Stored data entries
..............................
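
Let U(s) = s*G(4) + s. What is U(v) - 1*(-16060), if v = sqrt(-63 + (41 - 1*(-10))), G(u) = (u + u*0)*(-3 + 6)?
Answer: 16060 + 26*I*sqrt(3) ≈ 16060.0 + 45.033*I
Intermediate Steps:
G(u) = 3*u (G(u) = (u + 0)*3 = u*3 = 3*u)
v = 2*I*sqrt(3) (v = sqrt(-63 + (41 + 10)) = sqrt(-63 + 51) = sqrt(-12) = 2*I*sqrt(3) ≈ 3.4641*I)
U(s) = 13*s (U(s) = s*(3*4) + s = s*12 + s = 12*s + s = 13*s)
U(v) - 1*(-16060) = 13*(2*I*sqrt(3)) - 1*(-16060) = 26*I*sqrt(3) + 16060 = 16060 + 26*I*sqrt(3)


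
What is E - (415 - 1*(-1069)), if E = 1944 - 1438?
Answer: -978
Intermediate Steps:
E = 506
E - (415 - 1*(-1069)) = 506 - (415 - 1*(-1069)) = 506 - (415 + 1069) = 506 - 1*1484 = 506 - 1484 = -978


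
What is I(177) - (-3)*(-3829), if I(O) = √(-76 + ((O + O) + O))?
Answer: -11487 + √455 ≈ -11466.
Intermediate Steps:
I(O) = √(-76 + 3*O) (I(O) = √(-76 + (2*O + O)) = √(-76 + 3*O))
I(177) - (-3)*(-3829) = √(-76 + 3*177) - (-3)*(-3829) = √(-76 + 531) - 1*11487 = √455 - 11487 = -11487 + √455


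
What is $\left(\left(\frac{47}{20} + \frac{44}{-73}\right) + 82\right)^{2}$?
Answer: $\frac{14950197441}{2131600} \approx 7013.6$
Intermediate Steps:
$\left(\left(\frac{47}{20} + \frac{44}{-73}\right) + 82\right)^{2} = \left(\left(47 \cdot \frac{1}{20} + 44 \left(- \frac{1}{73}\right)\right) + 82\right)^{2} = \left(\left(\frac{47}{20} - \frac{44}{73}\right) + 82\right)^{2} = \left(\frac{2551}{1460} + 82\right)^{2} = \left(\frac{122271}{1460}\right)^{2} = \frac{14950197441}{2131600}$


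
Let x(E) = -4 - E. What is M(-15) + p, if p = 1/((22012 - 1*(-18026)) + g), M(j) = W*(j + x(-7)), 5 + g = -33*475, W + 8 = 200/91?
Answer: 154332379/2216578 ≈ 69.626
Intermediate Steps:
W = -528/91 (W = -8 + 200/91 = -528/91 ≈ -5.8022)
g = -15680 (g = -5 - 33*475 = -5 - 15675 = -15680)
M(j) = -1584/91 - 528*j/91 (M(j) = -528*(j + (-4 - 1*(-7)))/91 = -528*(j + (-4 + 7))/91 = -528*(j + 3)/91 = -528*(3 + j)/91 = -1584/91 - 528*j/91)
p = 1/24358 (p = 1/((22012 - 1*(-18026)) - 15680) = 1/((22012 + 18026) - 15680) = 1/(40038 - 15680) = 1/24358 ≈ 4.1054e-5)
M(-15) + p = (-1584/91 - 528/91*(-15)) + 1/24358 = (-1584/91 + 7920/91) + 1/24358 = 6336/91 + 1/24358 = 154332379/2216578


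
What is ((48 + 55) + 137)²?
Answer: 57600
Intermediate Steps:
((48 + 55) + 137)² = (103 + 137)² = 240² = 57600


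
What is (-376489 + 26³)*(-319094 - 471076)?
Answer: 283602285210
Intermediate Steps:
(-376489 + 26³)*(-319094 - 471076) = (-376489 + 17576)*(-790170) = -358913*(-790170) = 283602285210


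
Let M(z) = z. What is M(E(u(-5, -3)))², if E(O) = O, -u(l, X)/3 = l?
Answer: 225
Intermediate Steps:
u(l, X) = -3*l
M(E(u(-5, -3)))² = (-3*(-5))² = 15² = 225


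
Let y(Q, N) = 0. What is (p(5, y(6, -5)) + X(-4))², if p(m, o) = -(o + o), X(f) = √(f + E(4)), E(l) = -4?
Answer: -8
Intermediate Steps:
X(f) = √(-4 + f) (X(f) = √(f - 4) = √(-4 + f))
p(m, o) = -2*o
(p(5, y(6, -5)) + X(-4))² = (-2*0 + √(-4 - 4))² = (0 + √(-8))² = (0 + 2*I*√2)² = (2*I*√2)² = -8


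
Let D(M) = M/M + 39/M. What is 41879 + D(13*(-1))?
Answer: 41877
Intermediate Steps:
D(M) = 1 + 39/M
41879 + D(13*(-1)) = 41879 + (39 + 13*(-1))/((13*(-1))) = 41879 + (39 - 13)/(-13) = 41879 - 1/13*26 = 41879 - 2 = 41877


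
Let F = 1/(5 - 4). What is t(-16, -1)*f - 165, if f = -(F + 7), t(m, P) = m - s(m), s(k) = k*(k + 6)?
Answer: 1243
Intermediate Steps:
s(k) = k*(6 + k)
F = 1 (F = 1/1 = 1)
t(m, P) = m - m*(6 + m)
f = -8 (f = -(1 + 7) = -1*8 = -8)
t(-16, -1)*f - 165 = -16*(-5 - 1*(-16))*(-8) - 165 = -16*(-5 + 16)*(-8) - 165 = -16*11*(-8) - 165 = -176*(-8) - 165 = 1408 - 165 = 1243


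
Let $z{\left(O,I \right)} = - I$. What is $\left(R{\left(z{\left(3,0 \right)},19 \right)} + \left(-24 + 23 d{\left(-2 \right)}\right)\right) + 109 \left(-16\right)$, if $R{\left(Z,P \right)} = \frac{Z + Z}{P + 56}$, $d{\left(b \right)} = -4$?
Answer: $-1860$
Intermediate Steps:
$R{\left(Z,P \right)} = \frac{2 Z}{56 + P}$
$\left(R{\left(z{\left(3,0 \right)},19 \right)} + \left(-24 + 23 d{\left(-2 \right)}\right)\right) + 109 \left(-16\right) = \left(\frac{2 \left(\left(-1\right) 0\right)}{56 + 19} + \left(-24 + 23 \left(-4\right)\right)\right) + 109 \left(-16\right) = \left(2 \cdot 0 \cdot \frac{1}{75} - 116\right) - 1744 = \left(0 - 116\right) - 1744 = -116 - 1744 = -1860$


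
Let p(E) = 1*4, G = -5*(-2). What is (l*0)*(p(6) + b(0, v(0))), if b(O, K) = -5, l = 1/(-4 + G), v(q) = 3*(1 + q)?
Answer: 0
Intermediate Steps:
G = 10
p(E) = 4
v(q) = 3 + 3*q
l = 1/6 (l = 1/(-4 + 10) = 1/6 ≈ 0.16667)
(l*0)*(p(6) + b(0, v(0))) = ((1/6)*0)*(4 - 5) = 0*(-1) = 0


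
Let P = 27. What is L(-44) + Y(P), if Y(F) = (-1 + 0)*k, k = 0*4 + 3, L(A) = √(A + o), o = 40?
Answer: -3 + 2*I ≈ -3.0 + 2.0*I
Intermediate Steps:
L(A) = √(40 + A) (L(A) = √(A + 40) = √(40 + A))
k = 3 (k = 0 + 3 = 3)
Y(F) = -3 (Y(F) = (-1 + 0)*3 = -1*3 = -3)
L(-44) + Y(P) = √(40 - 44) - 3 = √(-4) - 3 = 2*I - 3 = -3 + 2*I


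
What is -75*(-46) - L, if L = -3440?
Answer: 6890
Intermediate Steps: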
..............................
Task requirements:
When the line with "What is (-376489 + 26³)*(-319094 - 471076)?" is reached in the data above, start copying there, and copy each line exactly until the line with "Answer: 1243" has been copied; copy nothing else.

Solution for this problem:
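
What is (-376489 + 26³)*(-319094 - 471076)?
Answer: 283602285210
Intermediate Steps:
(-376489 + 26³)*(-319094 - 471076) = (-376489 + 17576)*(-790170) = -358913*(-790170) = 283602285210


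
Let M(z) = z. What is M(E(u(-5, -3)))², if E(O) = O, -u(l, X)/3 = l?
Answer: 225
Intermediate Steps:
u(l, X) = -3*l
M(E(u(-5, -3)))² = (-3*(-5))² = 15² = 225


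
Let y(Q, N) = 0. What is (p(5, y(6, -5)) + X(-4))², if p(m, o) = -(o + o), X(f) = √(f + E(4)), E(l) = -4?
Answer: -8
Intermediate Steps:
X(f) = √(-4 + f) (X(f) = √(f - 4) = √(-4 + f))
p(m, o) = -2*o
(p(5, y(6, -5)) + X(-4))² = (-2*0 + √(-4 - 4))² = (0 + √(-8))² = (0 + 2*I*√2)² = (2*I*√2)² = -8


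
Let D(M) = M/M + 39/M. What is 41879 + D(13*(-1))?
Answer: 41877
Intermediate Steps:
D(M) = 1 + 39/M
41879 + D(13*(-1)) = 41879 + (39 + 13*(-1))/((13*(-1))) = 41879 + (39 - 13)/(-13) = 41879 - 1/13*26 = 41879 - 2 = 41877


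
Let F = 1/(5 - 4). What is t(-16, -1)*f - 165, if f = -(F + 7), t(m, P) = m - s(m), s(k) = k*(k + 6)?
Answer: 1243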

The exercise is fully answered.